■ **INPUT RECORDS**:
════════════════════

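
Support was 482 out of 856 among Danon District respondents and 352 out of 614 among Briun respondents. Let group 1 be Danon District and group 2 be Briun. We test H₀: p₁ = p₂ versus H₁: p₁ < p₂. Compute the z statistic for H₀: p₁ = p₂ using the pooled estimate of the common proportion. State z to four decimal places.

p̂₁ = 482/856 = 0.563084, p̂₂ = 352/614 = 0.573290.
Pooled p̂ = (482+352)/(856+614) = 834/1470 = 0.567347.
SE = √(p̂(1−p̂)(1/n₁+1/n₂)) = √(0.567347·0.432653·0.00279689) = √(0.000686537) = 0.026202.
z = (0.563084 − 0.573290)/0.026202 = -0.010206/0.026202 = -0.3895.

z = -0.3895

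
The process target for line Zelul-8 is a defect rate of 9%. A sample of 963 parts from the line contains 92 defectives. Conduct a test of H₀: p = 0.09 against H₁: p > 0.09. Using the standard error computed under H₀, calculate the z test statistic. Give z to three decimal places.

p̂ = 92/963 ≈ 0.09553.
Under H₀, SE = √(0.09·0.91/963) = √(8.50467e-05) = 0.00922.
z = (0.09553 − 0.09)/0.00922 = 0.00553/0.00922 = 0.600.

z = 0.600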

════════════════════

■ **WHAT TO WORK ON**: Copy the material above so that it matches line for line.

■ **OUTPUT OF THE TASK**:
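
Support was 482 out of 856 among Danon District respondents and 352 out of 614 among Briun respondents. Let group 1 be Danon District and group 2 be Briun. We test H₀: p₁ = p₂ versus H₁: p₁ < p₂. Compute the z statistic for H₀: p₁ = p₂ using the pooled estimate of the common proportion. State z to four decimal places.

p̂₁ = 482/856 = 0.563084, p̂₂ = 352/614 = 0.573290.
Pooled p̂ = (482+352)/(856+614) = 834/1470 = 0.567347.
SE = √(p̂(1−p̂)(1/n₁+1/n₂)) = √(0.567347·0.432653·0.00279689) = √(0.000686537) = 0.026202.
z = (0.563084 − 0.573290)/0.026202 = -0.010206/0.026202 = -0.3895.

z = -0.3895

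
The process target for line Zelul-8 is a defect rate of 9%. A sample of 963 parts from the line contains 92 defectives. Conduct a test of H₀: p = 0.09 against H₁: p > 0.09. Using the standard error computed under H₀, calculate the z test statistic. Give z to three decimal places.

p̂ = 92/963 ≈ 0.09553.
Under H₀, SE = √(0.09·0.91/963) = √(8.50467e-05) = 0.00922.
z = (0.09553 − 0.09)/0.00922 = 0.00553/0.00922 = 0.600.

z = 0.600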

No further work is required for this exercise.